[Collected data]

= = =

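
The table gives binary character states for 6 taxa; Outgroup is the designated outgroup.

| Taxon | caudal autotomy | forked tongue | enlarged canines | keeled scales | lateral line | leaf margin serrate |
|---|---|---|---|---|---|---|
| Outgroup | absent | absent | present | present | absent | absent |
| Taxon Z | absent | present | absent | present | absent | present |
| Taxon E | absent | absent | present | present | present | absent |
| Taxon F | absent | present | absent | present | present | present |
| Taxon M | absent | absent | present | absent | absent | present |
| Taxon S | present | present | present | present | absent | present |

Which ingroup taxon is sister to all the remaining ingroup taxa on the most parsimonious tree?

Taxon E

Character polarity is set by the outgroup: the derived state is whichever differs from the outgroup's state, so for enlarged canines, keeled scales the derived state is 'absent', and for the remaining characters it is 'present'.
caudal autotomy: derived state 'present' in Taxon S only — an autapomorphy, so it tells us nothing about relationships among taxa.
Only Taxon F, Taxon S, and Taxon Z show the derived state 'present' for forked tongue, supporting them as a clade.
enlarged canines (derived state 'absent') is shared by Taxon F and Taxon Z — a synapomorphy uniting that clade.
keeled scales (derived state 'absent') is unique to Taxon M (autapomorphy; uninformative for grouping).
lateral line (state 'present') occurs in Taxon E and Taxon F but conflicts with the nesting implied by the other characters — most parsimoniously interpreted as homoplasy.
leaf margin serrate (derived state 'present') is shared by Taxon F, Taxon M, Taxon S, and Taxon Z — a synapomorphy uniting that clade.
Most parsimonious ingroup topology: ((((Taxon Z,Taxon F),Taxon S),Taxon M),Taxon E).
Taxon E is sister to the clade containing all other ingroup taxa, so it is the earliest-diverging (most basal) ingroup lineage.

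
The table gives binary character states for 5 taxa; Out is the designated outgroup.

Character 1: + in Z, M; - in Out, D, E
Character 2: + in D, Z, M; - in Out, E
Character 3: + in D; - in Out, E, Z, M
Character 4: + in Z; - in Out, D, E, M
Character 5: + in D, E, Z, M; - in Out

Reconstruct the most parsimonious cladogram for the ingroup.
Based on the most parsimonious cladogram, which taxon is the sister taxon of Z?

M

The outgroup has state '-' for every character, so '+' is the derived state throughout.
Character 1: derived state '+' in M and Z only — synapomorphy for {M, Z}.
Character 2 (derived state '+') is shared by D, M, and Z — a synapomorphy uniting that clade.
Character 3 (derived state '+') is unique to D (autapomorphy; uninformative for grouping).
Character 4 (derived state '+') is unique to Z (autapomorphy; uninformative for grouping).
All ingroup taxa share the derived state '+' for Character 5; it defines the ingroup but does not resolve relationships within it.
Most parsimonious ingroup topology: ((D,(Z,M)),E).
Z and M form a cherry on this tree, so they are sister taxa.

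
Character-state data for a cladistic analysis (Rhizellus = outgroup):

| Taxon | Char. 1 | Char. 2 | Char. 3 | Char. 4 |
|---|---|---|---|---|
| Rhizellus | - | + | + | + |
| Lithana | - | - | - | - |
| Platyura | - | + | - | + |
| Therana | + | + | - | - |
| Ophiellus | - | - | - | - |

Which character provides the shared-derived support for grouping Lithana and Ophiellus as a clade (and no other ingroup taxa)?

Character polarity is set by the outgroup: the derived state is whichever differs from the outgroup's state, so for Char. 2, Char. 3, Char. 4 the derived state is '-', and for the remaining characters it is '+'.
Char. 1: derived state '+' in Therana only — an autapomorphy, so it tells us nothing about relationships among taxa.
Char. 2 (derived state '-') is shared by Lithana and Ophiellus — a synapomorphy uniting that clade.
All ingroup taxa share the derived state '-' for Char. 3; it defines the ingroup but does not resolve relationships within it.
Char. 4: derived state '-' in Lithana, Ophiellus, and Therana only — synapomorphy for {Lithana, Ophiellus, Therana}.
Most parsimonious ingroup topology: (((Lithana,Ophiellus),Therana),Platyura).
The clade {Lithana, Ophiellus} is supported by Char. 2: its derived state '-' occurs in exactly those taxa and in no other taxon (including the outgroup).

Char. 2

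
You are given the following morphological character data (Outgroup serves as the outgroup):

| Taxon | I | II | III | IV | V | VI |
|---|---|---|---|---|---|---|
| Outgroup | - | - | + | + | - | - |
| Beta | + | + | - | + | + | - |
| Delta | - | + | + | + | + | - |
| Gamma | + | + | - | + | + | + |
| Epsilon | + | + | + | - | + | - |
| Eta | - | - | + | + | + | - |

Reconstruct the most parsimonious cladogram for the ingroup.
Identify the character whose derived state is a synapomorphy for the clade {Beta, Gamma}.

Character polarity is set by the outgroup: the derived state is whichever differs from the outgroup's state, so for III, IV the derived state is '-', and for the remaining characters it is '+'.
I (derived state '+') is shared by Beta, Epsilon, and Gamma — a synapomorphy uniting that clade.
Only Beta, Delta, Epsilon, and Gamma show the derived state '+' for II, supporting them as a clade.
III (derived state '-') is shared by Beta and Gamma — a synapomorphy uniting that clade.
IV: derived state '-' in Epsilon only — an autapomorphy, so it tells us nothing about relationships among taxa.
V (derived state '+') is shared by all ingroup taxa — unites the whole ingroup.
VI (derived state '+') is unique to Gamma (autapomorphy; uninformative for grouping).
Most parsimonious ingroup topology: ((((Beta,Gamma),Epsilon),Delta),Eta).
The clade {Beta, Gamma} is supported by III: its derived state '-' occurs in exactly those taxa and in no other taxon (including the outgroup).

III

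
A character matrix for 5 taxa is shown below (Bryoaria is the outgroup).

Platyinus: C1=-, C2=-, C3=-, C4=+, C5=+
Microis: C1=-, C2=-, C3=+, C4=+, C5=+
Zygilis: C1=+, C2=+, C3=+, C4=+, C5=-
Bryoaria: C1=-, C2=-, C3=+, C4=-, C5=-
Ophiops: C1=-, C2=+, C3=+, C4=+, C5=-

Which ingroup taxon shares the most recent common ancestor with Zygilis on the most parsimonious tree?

Character polarity is set by the outgroup: the derived state is whichever differs from the outgroup's state, so for C3 the derived state is '-', and for the remaining characters it is '+'.
C1: derived state '+' in Zygilis only — an autapomorphy, so it tells us nothing about relationships among taxa.
C2 (derived state '+') is shared by Ophiops and Zygilis — a synapomorphy uniting that clade.
C3: derived state '-' in Platyinus only — an autapomorphy, so it tells us nothing about relationships among taxa.
C4 (derived state '+') is shared by all ingroup taxa — unites the whole ingroup.
Only Microis and Platyinus show the derived state '+' for C5, supporting them as a clade.
Most parsimonious ingroup topology: ((Platyinus,Microis),(Ophiops,Zygilis)).
Zygilis and Ophiops form a cherry on this tree, so they are sister taxa.

Ophiops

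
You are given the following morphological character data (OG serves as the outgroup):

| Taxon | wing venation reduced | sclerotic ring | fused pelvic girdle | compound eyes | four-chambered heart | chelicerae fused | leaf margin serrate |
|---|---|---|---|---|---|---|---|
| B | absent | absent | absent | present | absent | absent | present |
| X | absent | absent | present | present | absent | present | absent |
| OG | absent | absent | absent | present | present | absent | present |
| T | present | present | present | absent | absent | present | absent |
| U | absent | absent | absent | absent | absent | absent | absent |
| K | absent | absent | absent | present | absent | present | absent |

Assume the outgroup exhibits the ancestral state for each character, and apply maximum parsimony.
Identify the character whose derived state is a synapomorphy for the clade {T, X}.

Character polarity is set by the outgroup: the derived state is whichever differs from the outgroup's state, so for compound eyes, four-chambered heart, leaf margin serrate the derived state is 'absent', and for the remaining characters it is 'present'.
wing venation reduced: derived state 'present' in T only — an autapomorphy, so it tells us nothing about relationships among taxa.
sclerotic ring: derived state 'present' in T only — an autapomorphy, so it tells us nothing about relationships among taxa.
fused pelvic girdle: derived state 'present' in T and X only — synapomorphy for {T, X}.
compound eyes (state 'absent') occurs in T and U but conflicts with the nesting implied by the other characters — most parsimoniously interpreted as homoplasy.
four-chambered heart (derived state 'absent') is shared by all ingroup taxa — unites the whole ingroup.
chelicerae fused: derived state 'present' in K, T, and X only — synapomorphy for {K, T, X}.
leaf margin serrate (derived state 'absent') is shared by K, T, U, and X — a synapomorphy uniting that clade.
Most parsimonious ingroup topology: ((((T,X),K),U),B).
The clade {T, X} is supported by fused pelvic girdle: its derived state 'present' occurs in exactly those taxa and in no other taxon (including the outgroup).

fused pelvic girdle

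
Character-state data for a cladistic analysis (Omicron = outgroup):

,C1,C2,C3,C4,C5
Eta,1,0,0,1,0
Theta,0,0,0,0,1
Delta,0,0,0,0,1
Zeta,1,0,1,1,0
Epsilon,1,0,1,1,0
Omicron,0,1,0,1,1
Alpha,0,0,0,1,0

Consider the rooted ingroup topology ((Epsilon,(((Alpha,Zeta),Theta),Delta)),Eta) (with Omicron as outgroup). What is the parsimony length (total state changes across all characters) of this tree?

Map each character onto ((Epsilon,(((Alpha,Zeta),Theta),Delta)),Eta) (rooted by Omicron) and count the minimum state changes it requires (Fitch parsimony):
C1: 3; C2: 1; C3: 2; C4: 2; C5: 3.
Total tree length = 11.

11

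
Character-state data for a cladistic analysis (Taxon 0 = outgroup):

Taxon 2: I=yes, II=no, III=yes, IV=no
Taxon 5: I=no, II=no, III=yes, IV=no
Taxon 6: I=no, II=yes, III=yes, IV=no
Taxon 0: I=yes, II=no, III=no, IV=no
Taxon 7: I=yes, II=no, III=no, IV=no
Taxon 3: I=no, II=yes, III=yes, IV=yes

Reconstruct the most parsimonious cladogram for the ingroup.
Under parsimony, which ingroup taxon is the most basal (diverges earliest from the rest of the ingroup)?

Character polarity is set by the outgroup: the derived state is whichever differs from the outgroup's state, so for I the derived state is 'no', and for the remaining characters it is 'yes'.
I: derived state 'no' in Taxon 3, Taxon 5, and Taxon 6 only — synapomorphy for {Taxon 3, Taxon 5, Taxon 6}.
II: derived state 'yes' in Taxon 3 and Taxon 6 only — synapomorphy for {Taxon 3, Taxon 6}.
III: derived state 'yes' in Taxon 2, Taxon 3, Taxon 5, and Taxon 6 only — synapomorphy for {Taxon 2, Taxon 3, Taxon 5, Taxon 6}.
IV (derived state 'yes') is unique to Taxon 3 (autapomorphy; uninformative for grouping).
Most parsimonious ingroup topology: ((((Taxon 6,Taxon 3),Taxon 5),Taxon 2),Taxon 7).
Taxon 7 is sister to the clade containing all other ingroup taxa, so it is the earliest-diverging (most basal) ingroup lineage.

Taxon 7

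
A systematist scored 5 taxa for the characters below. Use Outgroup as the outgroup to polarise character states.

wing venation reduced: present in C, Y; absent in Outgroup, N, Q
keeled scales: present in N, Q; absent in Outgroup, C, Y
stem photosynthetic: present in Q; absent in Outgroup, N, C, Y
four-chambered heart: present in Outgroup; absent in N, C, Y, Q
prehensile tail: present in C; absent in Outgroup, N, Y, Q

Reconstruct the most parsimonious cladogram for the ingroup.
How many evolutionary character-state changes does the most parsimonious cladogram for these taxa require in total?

Character polarity is set by the outgroup: the derived state is whichever differs from the outgroup's state, so for four-chambered heart the derived state is 'absent', and for the remaining characters it is 'present'.
Only C and Y show the derived state 'present' for wing venation reduced, supporting them as a clade.
Only N and Q show the derived state 'present' for keeled scales, supporting them as a clade.
stem photosynthetic: derived state 'present' in Q only — an autapomorphy, so it tells us nothing about relationships among taxa.
four-chambered heart (derived state 'absent') is shared by all ingroup taxa — unites the whole ingroup.
prehensile tail: derived state 'present' in C only — an autapomorphy, so it tells us nothing about relationships among taxa.
Most parsimonious ingroup topology: ((N,Q),(C,Y)).
Changes per character on this tree: wing venation reduced: 1; keeled scales: 1; stem photosynthetic: 1; four-chambered heart: 1; prehensile tail: 1.
Total = 5.

5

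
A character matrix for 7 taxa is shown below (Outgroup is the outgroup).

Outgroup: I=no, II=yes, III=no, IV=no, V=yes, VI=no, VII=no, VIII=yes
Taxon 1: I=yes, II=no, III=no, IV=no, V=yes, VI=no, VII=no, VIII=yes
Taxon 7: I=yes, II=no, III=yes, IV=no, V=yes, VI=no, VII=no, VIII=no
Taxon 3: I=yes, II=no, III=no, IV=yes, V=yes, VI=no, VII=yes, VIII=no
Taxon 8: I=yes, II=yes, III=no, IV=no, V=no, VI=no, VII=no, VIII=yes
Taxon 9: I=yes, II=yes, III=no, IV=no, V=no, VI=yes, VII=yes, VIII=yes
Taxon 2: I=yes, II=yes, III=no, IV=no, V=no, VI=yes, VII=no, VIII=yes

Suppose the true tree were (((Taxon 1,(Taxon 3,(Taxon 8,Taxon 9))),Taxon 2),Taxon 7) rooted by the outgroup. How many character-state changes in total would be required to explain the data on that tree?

14

Map each character onto (((Taxon 1,(Taxon 3,(Taxon 8,Taxon 9))),Taxon 2),Taxon 7) (rooted by Outgroup) and count the minimum state changes it requires (Fitch parsimony):
I: 1; II: 3; III: 1; IV: 1; V: 2; VI: 2; VII: 2; VIII: 2.
Total tree length = 14.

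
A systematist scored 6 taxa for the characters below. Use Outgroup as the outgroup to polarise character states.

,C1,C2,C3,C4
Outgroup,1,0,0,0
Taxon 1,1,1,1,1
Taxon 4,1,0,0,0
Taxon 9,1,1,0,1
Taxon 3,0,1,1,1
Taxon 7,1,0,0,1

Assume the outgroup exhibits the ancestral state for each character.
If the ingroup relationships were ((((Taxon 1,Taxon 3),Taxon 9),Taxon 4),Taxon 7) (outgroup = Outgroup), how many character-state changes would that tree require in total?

Map each character onto ((((Taxon 1,Taxon 3),Taxon 9),Taxon 4),Taxon 7) (rooted by Outgroup) and count the minimum state changes it requires (Fitch parsimony):
C1: 1; C2: 1; C3: 1; C4: 2.
Total tree length = 5.

5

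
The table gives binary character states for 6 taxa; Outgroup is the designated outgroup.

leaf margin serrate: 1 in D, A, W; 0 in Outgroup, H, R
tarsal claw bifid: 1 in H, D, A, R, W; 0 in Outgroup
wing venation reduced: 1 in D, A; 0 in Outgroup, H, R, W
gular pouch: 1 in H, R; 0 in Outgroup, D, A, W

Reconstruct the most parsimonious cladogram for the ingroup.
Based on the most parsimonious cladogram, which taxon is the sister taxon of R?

H

The outgroup has state '0' for every character, so '1' is the derived state throughout.
Only A, D, and W show the derived state '1' for leaf margin serrate, supporting them as a clade.
tarsal claw bifid (derived state '1') is shared by all ingroup taxa — unites the whole ingroup.
wing venation reduced (derived state '1') is shared by A and D — a synapomorphy uniting that clade.
gular pouch (derived state '1') is shared by H and R — a synapomorphy uniting that clade.
Most parsimonious ingroup topology: ((H,R),((D,A),W)).
R and H form a cherry on this tree, so they are sister taxa.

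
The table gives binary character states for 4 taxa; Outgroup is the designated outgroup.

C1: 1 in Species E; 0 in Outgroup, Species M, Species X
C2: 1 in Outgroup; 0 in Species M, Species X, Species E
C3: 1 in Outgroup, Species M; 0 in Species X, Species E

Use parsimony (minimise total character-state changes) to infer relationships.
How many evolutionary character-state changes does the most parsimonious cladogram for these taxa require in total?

3

Character polarity is set by the outgroup: the derived state is whichever differs from the outgroup's state, so for C2, C3 the derived state is '0', and for the remaining characters it is '1'.
C1 (derived state '1') is unique to Species E (autapomorphy; uninformative for grouping).
C2 (derived state '0') is shared by all ingroup taxa — unites the whole ingroup.
C3 (derived state '0') is shared by Species E and Species X — a synapomorphy uniting that clade.
Most parsimonious ingroup topology: (Species M,(Species X,Species E)).
Changes per character on this tree: C1: 1; C2: 1; C3: 1.
Total = 3.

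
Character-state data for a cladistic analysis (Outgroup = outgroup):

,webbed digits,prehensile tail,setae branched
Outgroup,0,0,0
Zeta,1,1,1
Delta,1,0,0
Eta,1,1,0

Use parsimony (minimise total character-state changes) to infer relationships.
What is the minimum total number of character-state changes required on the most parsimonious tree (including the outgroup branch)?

3

The outgroup has state '0' for every character, so '1' is the derived state throughout.
All ingroup taxa share the derived state '1' for webbed digits; it defines the ingroup but does not resolve relationships within it.
prehensile tail (derived state '1') is shared by Eta and Zeta — a synapomorphy uniting that clade.
setae branched: derived state '1' in Zeta only — an autapomorphy, so it tells us nothing about relationships among taxa.
Most parsimonious ingroup topology: ((Zeta,Eta),Delta).
Changes per character on this tree: webbed digits: 1; prehensile tail: 1; setae branched: 1.
Total = 3.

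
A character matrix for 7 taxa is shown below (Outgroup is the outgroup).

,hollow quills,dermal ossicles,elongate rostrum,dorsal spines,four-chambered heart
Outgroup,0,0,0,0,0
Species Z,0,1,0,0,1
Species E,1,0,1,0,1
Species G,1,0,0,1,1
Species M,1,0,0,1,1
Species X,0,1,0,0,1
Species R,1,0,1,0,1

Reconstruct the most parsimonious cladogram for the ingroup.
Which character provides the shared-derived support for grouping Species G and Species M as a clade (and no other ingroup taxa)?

dorsal spines

The outgroup has state '0' for every character, so '1' is the derived state throughout.
hollow quills (derived state '1') is shared by Species E, Species G, Species M, and Species R — a synapomorphy uniting that clade.
dermal ossicles: derived state '1' in Species X and Species Z only — synapomorphy for {Species X, Species Z}.
Only Species E and Species R show the derived state '1' for elongate rostrum, supporting them as a clade.
dorsal spines (derived state '1') is shared by Species G and Species M — a synapomorphy uniting that clade.
All ingroup taxa share the derived state '1' for four-chambered heart; it defines the ingroup but does not resolve relationships within it.
Most parsimonious ingroup topology: ((Species Z,Species X),((Species E,Species R),(Species G,Species M))).
The clade {Species G, Species M} is supported by dorsal spines: its derived state '1' occurs in exactly those taxa and in no other taxon (including the outgroup).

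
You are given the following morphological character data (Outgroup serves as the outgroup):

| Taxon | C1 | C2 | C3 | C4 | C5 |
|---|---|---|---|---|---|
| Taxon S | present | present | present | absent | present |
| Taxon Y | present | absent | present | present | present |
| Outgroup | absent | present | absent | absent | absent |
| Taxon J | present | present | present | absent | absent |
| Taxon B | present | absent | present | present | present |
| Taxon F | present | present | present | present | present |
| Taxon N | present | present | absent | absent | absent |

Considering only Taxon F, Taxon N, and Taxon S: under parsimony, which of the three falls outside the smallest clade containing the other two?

Character polarity is set by the outgroup: the derived state is whichever differs from the outgroup's state, so for C2 the derived state is 'absent', and for the remaining characters it is 'present'.
C1 (derived state 'present') is shared by all ingroup taxa — unites the whole ingroup.
C2: derived state 'absent' in Taxon B and Taxon Y only — synapomorphy for {Taxon B, Taxon Y}.
Only Taxon B, Taxon F, Taxon J, Taxon S, and Taxon Y show the derived state 'present' for C3, supporting them as a clade.
Only Taxon B, Taxon F, and Taxon Y show the derived state 'present' for C4, supporting them as a clade.
C5 (derived state 'present') is shared by Taxon B, Taxon F, Taxon S, and Taxon Y — a synapomorphy uniting that clade.
Most parsimonious ingroup topology: (((((Taxon Y,Taxon B),Taxon F),Taxon S),Taxon J),Taxon N).
Taxon S and Taxon F share a more recent common ancestor with each other than either does with Taxon N, so Taxon N is the least closely related of the three.

Taxon N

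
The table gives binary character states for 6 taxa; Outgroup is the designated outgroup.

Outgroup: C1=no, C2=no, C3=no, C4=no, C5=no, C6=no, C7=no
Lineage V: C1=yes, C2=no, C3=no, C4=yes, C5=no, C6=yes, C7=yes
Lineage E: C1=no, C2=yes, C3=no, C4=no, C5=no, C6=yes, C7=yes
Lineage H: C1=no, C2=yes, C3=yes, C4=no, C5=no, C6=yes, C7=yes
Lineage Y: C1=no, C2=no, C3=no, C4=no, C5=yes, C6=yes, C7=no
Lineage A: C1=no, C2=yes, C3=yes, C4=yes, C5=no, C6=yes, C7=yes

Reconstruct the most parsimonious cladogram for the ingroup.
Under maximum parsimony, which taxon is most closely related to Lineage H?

Lineage A

The outgroup has state 'no' for every character, so 'yes' is the derived state throughout.
C1: derived state 'yes' in Lineage V only — an autapomorphy, so it tells us nothing about relationships among taxa.
C2: derived state 'yes' in Lineage A, Lineage E, and Lineage H only — synapomorphy for {Lineage A, Lineage E, Lineage H}.
Only Lineage A and Lineage H show the derived state 'yes' for C3, supporting them as a clade.
C4 groups Lineage A and Lineage V, which is incompatible with the clades supported by the remaining characters; treating it as convergent (homoplasy) costs fewer steps than any alternative tree.
C5 (derived state 'yes') is unique to Lineage Y (autapomorphy; uninformative for grouping).
All ingroup taxa share the derived state 'yes' for C6; it defines the ingroup but does not resolve relationships within it.
C7: derived state 'yes' in Lineage A, Lineage E, Lineage H, and Lineage V only — synapomorphy for {Lineage A, Lineage E, Lineage H, Lineage V}.
Most parsimonious ingroup topology: ((Lineage V,(Lineage E,(Lineage H,Lineage A))),Lineage Y).
Lineage H and Lineage A form a cherry on this tree, so they are sister taxa.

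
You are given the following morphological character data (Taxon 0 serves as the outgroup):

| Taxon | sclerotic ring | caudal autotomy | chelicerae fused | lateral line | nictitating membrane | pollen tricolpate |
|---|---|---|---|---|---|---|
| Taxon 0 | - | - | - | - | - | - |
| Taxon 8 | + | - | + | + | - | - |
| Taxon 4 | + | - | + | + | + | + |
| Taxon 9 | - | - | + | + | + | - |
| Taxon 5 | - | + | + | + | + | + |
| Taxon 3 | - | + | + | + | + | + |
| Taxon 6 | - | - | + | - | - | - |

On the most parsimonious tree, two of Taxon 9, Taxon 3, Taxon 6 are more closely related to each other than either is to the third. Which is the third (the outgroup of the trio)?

The outgroup has state '-' for every character, so '+' is the derived state throughout.
sclerotic ring (state '+') occurs in Taxon 4 and Taxon 8 but conflicts with the nesting implied by the other characters — most parsimoniously interpreted as homoplasy.
Only Taxon 3 and Taxon 5 show the derived state '+' for caudal autotomy, supporting them as a clade.
chelicerae fused (derived state '+') is shared by all ingroup taxa — unites the whole ingroup.
lateral line (derived state '+') is shared by Taxon 3, Taxon 4, Taxon 5, Taxon 8, and Taxon 9 — a synapomorphy uniting that clade.
nictitating membrane (derived state '+') is shared by Taxon 3, Taxon 4, Taxon 5, and Taxon 9 — a synapomorphy uniting that clade.
Only Taxon 3, Taxon 4, and Taxon 5 show the derived state '+' for pollen tricolpate, supporting them as a clade.
Most parsimonious ingroup topology: ((Taxon 8,((Taxon 4,(Taxon 5,Taxon 3)),Taxon 9)),Taxon 6).
Taxon 3 and Taxon 9 share a more recent common ancestor with each other than either does with Taxon 6, so Taxon 6 is the least closely related of the three.

Taxon 6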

= = =

» What you will do
Exactly as they stand, please print the lines from the first line of the records above down to the line that includes "Taxon M | absent", both of those included and no others.

» Written response
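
The table gives binary character states for 6 taxa; Outgroup is the designated outgroup.

| Taxon | caudal autotomy | forked tongue | enlarged canines | keeled scales | lateral line | leaf margin serrate |
|---|---|---|---|---|---|---|
| Outgroup | absent | absent | present | present | absent | absent |
| Taxon Z | absent | present | absent | present | absent | present |
| Taxon E | absent | absent | present | present | present | absent |
| Taxon F | absent | present | absent | present | present | present |
| Taxon M | absent | absent | present | absent | absent | present |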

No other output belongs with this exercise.